▶ Work to complete: A word-for-word reproduction of the listing is required.

▶ Source material:
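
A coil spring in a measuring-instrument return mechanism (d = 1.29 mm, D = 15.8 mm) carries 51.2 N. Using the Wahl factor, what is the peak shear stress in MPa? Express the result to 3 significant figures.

Spring index C = D/d = 15.8/1.29 = 12.2481
K_W = (4C−1)/(4C−4) + 0.615/C = 47.992/44.992 + 0.0502 = 1.1169
τ₀ = 8FD/(πd³) = 8·51.2·15.8/(π·1.29³) = 6471.68/6.744 = 959.62 MPa
τ_max = K·τ₀ = 1.1169 × 959.62 = 1071.8 MPa

1070 MPa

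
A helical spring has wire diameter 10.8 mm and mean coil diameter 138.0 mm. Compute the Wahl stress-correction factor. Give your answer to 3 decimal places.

1.112

C = D/d = 138.0/10.8 = 12.7778
K_W = (4C−1)/(4C−4) + 0.615/C = 50.111/47.111 + 0.0481 = 1.1118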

▶ Reply to the task:
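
A coil spring in a measuring-instrument return mechanism (d = 1.29 mm, D = 15.8 mm) carries 51.2 N. Using the Wahl factor, what is the peak shear stress in MPa? Express the result to 3 significant figures.

Spring index C = D/d = 15.8/1.29 = 12.2481
K_W = (4C−1)/(4C−4) + 0.615/C = 47.992/44.992 + 0.0502 = 1.1169
τ₀ = 8FD/(πd³) = 8·51.2·15.8/(π·1.29³) = 6471.68/6.744 = 959.62 MPa
τ_max = K·τ₀ = 1.1169 × 959.62 = 1071.8 MPa

1070 MPa

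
A helical spring has wire diameter 10.8 mm and mean coil diameter 138.0 mm. Compute the Wahl stress-correction factor. Give your answer to 3 decimal places.

1.112

C = D/d = 138.0/10.8 = 12.7778
K_W = (4C−1)/(4C−4) + 0.615/C = 50.111/47.111 + 0.0481 = 1.1118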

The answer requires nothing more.